PROBLEM TO SOLVE:
Begin at the line that contains "Assume a noisy-OR" and repeat every line from there to the end of the records below, inclusive, without adding any other line.

'''

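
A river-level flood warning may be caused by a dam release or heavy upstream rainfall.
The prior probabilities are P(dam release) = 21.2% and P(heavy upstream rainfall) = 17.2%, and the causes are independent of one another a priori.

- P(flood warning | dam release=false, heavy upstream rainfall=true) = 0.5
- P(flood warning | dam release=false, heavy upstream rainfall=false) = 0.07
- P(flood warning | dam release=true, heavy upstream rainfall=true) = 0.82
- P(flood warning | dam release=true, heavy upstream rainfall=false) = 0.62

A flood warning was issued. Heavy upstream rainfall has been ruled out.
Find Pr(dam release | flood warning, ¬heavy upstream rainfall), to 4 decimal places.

Pr(dam release | flood warning, ¬heavy upstream rainfall) ≈ 0.7044

P(flood warning | ¬heavy upstream rainfall) = 0.07·0.788 + 0.62·0.212 = 0.055160 + 0.131440 = 0.186600
The dam release-present share is 0.62·0.212 = 0.131440.
Hence the posterior is 0.131440/0.186600 ≈ 0.7044.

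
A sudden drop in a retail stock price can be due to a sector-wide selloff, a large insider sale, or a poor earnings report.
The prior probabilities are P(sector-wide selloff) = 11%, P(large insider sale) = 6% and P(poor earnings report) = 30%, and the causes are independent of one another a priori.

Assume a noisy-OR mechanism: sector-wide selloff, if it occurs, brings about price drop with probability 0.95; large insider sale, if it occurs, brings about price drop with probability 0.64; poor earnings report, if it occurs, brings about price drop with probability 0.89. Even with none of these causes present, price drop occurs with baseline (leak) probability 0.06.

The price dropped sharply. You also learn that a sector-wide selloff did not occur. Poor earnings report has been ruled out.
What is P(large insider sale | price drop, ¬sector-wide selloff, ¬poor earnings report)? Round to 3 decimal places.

P(large insider sale | price drop, ¬sector-wide selloff, ¬poor earnings report) ≈ 0.413

Under noisy-OR, P(price drop | causes) = 1 − (1−0.06)·∏(1−qᵢ) over the active causes.
Enumerate both values of large insider sale and weight by the priors:
  P(price drop | ¬sector-wide selloff, ¬poor earnings report) = 0.06·0.94 + 0.6616·0.06
        = 0.056400 + 0.039696 = 0.096096
Configurations with large insider sale contribute 0.039696, so
  P(large insider sale | price drop, ¬sector-wide selloff, ¬poor earnings report) = 0.039696 / 0.096096 ≈ 0.413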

'''

TASK OUTPUT:
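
Assume a noisy-OR mechanism: sector-wide selloff, if it occurs, brings about price drop with probability 0.95; large insider sale, if it occurs, brings about price drop with probability 0.64; poor earnings report, if it occurs, brings about price drop with probability 0.89. Even with none of these causes present, price drop occurs with baseline (leak) probability 0.06.

The price dropped sharply. You also learn that a sector-wide selloff did not occur. Poor earnings report has been ruled out.
What is P(large insider sale | price drop, ¬sector-wide selloff, ¬poor earnings report)? Round to 3 decimal places.

P(large insider sale | price drop, ¬sector-wide selloff, ¬poor earnings report) ≈ 0.413

Under noisy-OR, P(price drop | causes) = 1 − (1−0.06)·∏(1−qᵢ) over the active causes.
Enumerate both values of large insider sale and weight by the priors:
  P(price drop | ¬sector-wide selloff, ¬poor earnings report) = 0.06·0.94 + 0.6616·0.06
        = 0.056400 + 0.039696 = 0.096096
Configurations with large insider sale contribute 0.039696, so
  P(large insider sale | price drop, ¬sector-wide selloff, ¬poor earnings report) = 0.039696 / 0.096096 ≈ 0.413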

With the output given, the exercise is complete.